* [DIRECTIONS]
From the line containing "A particle is trapped" onward, every line of the entries is to be set down exactly, the last line included.

* [DATA SHOWN]
■ ■ ■ ■ ■ ■ ■

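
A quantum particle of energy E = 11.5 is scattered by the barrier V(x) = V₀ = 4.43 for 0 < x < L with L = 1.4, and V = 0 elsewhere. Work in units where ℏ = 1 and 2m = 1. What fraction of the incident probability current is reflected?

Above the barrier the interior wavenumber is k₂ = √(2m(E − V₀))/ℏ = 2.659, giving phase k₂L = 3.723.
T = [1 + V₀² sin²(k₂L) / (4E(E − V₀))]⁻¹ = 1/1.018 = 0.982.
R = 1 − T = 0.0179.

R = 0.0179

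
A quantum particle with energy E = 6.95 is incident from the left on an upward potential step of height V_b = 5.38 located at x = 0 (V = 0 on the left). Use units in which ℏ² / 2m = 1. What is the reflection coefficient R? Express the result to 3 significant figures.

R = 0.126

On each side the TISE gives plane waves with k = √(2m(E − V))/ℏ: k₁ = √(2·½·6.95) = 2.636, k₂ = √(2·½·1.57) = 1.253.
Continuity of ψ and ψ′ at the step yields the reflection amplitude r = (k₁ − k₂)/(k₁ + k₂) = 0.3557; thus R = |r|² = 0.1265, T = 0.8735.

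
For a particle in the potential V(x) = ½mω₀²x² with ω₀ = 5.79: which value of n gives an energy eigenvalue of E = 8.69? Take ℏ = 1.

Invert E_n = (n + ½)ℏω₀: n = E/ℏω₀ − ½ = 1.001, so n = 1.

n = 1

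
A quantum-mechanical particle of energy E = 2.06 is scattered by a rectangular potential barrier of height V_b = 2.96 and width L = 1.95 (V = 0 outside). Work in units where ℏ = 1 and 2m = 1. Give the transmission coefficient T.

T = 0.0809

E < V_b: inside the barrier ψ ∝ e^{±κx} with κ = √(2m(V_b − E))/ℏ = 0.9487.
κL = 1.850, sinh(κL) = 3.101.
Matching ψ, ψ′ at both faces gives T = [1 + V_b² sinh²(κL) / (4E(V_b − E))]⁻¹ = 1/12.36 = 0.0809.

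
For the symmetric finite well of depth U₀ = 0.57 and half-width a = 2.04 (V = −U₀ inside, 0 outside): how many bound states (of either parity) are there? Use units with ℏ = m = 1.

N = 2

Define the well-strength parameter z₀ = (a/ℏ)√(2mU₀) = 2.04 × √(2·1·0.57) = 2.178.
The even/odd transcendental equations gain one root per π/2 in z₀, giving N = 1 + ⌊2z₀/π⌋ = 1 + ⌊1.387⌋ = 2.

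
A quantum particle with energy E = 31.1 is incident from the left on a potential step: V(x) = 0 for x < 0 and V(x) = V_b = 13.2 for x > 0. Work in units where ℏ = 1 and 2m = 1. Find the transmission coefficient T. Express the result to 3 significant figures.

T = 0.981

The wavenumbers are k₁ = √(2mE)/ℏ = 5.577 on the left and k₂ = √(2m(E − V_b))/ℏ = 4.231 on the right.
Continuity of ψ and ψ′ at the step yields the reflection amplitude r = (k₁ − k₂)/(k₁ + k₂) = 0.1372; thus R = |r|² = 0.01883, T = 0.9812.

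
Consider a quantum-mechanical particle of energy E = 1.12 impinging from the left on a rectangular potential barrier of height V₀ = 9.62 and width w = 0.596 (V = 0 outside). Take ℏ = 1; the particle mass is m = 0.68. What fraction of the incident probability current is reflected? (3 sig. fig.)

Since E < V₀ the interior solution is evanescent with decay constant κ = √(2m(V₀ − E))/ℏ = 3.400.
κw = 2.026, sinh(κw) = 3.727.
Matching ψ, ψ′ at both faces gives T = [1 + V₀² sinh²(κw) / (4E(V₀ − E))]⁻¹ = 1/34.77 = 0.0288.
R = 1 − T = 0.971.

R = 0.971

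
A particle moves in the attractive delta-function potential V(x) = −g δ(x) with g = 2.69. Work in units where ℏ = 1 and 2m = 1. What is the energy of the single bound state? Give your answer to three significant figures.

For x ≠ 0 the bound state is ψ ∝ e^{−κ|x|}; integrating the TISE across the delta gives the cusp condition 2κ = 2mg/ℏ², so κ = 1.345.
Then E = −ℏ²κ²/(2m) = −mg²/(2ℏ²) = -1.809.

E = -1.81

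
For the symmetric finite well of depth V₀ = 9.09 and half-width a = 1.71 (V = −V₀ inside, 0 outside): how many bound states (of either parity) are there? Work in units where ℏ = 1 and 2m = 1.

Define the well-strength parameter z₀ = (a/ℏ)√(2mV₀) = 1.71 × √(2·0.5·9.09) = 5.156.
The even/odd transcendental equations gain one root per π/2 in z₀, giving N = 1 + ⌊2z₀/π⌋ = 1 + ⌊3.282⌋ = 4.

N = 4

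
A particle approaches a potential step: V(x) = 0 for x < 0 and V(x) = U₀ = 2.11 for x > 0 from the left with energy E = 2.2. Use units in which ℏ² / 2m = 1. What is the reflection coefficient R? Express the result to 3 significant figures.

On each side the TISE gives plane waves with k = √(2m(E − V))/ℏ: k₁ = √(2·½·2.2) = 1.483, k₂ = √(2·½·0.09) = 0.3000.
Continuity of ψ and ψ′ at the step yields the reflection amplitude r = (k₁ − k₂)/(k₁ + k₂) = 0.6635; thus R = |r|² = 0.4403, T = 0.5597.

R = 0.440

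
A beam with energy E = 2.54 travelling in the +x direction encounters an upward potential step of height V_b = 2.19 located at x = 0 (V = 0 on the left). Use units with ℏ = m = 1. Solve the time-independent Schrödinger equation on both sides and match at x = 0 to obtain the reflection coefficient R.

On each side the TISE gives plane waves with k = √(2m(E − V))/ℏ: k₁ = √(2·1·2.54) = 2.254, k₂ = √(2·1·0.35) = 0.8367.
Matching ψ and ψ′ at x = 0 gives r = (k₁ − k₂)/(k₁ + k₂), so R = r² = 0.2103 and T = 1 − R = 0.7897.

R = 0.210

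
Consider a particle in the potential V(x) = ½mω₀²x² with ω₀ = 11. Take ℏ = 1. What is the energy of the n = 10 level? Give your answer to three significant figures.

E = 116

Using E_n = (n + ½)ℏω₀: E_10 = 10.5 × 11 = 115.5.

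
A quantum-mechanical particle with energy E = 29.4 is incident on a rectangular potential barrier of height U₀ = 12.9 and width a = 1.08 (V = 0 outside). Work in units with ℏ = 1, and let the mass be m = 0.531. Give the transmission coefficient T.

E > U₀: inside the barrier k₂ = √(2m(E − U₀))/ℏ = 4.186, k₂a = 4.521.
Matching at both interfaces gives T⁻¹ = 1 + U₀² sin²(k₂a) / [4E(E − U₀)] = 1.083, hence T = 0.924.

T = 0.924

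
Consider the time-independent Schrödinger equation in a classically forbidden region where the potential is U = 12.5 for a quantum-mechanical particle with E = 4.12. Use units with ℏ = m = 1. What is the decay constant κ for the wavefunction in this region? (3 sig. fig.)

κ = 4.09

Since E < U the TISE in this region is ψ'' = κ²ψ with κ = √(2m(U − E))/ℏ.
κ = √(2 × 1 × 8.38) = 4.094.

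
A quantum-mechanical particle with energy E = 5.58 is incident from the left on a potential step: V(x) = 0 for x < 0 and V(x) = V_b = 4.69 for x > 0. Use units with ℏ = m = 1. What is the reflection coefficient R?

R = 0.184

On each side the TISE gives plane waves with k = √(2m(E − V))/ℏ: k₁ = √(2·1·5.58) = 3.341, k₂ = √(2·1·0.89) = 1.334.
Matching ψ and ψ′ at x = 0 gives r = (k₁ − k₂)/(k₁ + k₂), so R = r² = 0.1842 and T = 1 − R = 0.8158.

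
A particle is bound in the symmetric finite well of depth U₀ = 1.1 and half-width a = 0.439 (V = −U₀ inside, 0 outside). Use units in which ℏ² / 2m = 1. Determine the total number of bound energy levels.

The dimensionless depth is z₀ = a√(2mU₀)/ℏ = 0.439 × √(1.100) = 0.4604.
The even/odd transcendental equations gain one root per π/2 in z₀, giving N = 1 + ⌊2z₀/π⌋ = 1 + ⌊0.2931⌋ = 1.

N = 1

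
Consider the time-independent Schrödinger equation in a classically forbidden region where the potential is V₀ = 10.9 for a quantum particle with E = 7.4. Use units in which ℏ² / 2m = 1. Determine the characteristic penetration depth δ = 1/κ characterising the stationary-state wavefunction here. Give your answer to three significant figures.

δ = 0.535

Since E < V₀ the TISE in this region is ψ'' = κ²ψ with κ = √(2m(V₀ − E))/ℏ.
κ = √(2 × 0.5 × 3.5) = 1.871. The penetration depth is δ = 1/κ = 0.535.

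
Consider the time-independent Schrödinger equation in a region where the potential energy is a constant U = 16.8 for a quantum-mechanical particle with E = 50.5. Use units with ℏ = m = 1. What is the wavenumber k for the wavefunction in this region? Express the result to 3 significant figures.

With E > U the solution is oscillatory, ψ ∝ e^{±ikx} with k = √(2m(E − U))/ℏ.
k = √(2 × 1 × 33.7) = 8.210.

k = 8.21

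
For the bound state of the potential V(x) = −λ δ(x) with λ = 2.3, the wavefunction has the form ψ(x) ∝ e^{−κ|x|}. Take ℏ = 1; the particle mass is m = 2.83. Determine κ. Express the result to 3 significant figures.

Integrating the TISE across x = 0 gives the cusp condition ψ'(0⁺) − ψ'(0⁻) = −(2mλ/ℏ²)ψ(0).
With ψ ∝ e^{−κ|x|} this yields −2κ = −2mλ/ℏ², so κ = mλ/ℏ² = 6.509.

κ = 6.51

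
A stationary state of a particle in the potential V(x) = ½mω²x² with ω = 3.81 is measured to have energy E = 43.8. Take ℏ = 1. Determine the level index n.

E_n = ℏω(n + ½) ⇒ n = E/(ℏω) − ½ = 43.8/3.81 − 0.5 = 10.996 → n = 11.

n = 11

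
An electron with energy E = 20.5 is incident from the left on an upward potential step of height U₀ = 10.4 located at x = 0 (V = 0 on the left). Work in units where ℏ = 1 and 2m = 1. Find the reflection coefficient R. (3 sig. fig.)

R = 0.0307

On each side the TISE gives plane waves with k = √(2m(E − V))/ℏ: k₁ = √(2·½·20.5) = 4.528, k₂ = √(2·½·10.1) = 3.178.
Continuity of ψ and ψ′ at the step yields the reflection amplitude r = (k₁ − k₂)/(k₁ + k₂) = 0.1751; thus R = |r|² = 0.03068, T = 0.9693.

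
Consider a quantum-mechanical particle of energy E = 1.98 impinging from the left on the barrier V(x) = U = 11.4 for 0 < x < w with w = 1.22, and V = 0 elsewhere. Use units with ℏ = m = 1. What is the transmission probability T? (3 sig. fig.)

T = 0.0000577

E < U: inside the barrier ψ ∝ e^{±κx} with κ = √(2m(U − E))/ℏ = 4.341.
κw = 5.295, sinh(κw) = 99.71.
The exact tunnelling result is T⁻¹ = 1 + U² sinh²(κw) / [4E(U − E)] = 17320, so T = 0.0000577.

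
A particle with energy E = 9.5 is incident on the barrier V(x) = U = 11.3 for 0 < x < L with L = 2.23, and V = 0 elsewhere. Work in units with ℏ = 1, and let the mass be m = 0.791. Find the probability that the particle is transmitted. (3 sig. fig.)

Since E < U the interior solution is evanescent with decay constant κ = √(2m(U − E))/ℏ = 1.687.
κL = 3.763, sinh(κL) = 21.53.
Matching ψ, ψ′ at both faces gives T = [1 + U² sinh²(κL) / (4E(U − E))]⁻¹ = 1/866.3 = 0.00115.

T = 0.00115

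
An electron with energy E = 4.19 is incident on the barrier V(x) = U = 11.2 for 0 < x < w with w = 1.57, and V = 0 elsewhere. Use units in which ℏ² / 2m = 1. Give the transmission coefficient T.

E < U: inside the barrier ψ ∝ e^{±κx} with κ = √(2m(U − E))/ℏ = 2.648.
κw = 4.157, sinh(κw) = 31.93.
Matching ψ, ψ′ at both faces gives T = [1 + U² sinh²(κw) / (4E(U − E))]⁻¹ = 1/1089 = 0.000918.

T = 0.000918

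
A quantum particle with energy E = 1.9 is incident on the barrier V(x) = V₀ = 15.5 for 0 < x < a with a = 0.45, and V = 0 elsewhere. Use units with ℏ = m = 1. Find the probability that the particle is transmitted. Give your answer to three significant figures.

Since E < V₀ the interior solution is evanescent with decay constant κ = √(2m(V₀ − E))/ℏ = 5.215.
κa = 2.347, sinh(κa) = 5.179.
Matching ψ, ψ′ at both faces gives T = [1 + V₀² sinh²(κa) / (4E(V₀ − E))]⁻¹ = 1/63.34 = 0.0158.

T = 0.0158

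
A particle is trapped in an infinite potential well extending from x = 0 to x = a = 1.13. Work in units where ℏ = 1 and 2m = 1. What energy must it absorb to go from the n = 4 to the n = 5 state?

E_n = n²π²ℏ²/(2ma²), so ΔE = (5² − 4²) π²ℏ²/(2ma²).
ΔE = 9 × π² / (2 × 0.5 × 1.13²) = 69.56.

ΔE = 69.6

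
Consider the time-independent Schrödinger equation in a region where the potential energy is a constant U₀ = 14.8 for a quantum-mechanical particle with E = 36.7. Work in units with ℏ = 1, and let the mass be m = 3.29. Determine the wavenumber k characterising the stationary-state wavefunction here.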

■ ■ ■ ■ ■ ■ ■

* [RESPONSE TO THE TASK]
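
A particle is trapped in an infinite potential well extending from x = 0 to x = a = 1.13. Work in units where ℏ = 1 and 2m = 1. What energy must it absorb to go from the n = 4 to the n = 5 state?

E_n = n²π²ℏ²/(2ma²), so ΔE = (5² − 4²) π²ℏ²/(2ma²).
ΔE = 9 × π² / (2 × 0.5 × 1.13²) = 69.56.

ΔE = 69.6

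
Consider the time-independent Schrödinger equation in a region where the potential energy is a constant U₀ = 14.8 for a quantum-mechanical particle with E = 36.7. Work in units with ℏ = 1, and let the mass be m = 3.29. Determine the wavenumber k characterising the stationary-state wavefunction here.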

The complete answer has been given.